> WHAT IS NEEDED
An exact, complete copy of the lines below is the expected answer.

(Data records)
↓↓↓

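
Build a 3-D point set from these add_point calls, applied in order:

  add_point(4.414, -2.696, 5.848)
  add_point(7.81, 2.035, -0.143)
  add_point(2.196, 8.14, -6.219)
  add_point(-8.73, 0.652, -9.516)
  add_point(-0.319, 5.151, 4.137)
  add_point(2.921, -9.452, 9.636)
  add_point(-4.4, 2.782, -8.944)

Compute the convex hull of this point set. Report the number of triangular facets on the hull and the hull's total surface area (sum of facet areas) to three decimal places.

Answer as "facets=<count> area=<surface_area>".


Extreme-point indices: [0, 1, 2, 3, 4, 5, 6] — 7 of 7 on the boundary.

Per-facet area ½‖(b−a)×(c−a)‖:
  f1: (p5, p1, p3) → 151.1183
  f2: (p4, p5, p3) → 131.4448
  f3: (p4, p2, p3) → 75.1300
  f4: (p4, p2, p1) → 45.9719
  f5: (p6, p1, p3) → 23.4063
  f6: (p6, p2, p3) → 6.2382
  f7: (p6, p2, p1) → 44.6729
  f8: (p0, p5, p1) → 13.9304
  f9: (p0, p4, p1) → 35.6608
  f10: (p0, p4, p5) → 25.7803
Σ area = 553.354

Euler: V−E+F = 7−15+10 = 2.

facets=10 area=553.354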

↑↑↑

> WRITTEN SOLUTION
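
Build a 3-D point set from these add_point calls, applied in order:

  add_point(4.414, -2.696, 5.848)
  add_point(7.81, 2.035, -0.143)
  add_point(2.196, 8.14, -6.219)
  add_point(-8.73, 0.652, -9.516)
  add_point(-0.319, 5.151, 4.137)
  add_point(2.921, -9.452, 9.636)
  add_point(-4.4, 2.782, -8.944)

Compute the convex hull of this point set. Report the number of triangular facets on the hull and the hull's total surface area (sum of facet areas) to three decimal places.

Answer as "facets=<count> area=<surface_area>".


Extreme-point indices: [0, 1, 2, 3, 4, 5, 6] — 7 of 7 on the boundary.

Per-facet area ½‖(b−a)×(c−a)‖:
  f1: (p5, p1, p3) → 151.1183
  f2: (p4, p5, p3) → 131.4448
  f3: (p4, p2, p3) → 75.1300
  f4: (p4, p2, p1) → 45.9719
  f5: (p6, p1, p3) → 23.4063
  f6: (p6, p2, p3) → 6.2382
  f7: (p6, p2, p1) → 44.6729
  f8: (p0, p5, p1) → 13.9304
  f9: (p0, p4, p1) → 35.6608
  f10: (p0, p4, p5) → 25.7803
Σ area = 553.354

Euler: V−E+F = 7−15+10 = 2.

facets=10 area=553.354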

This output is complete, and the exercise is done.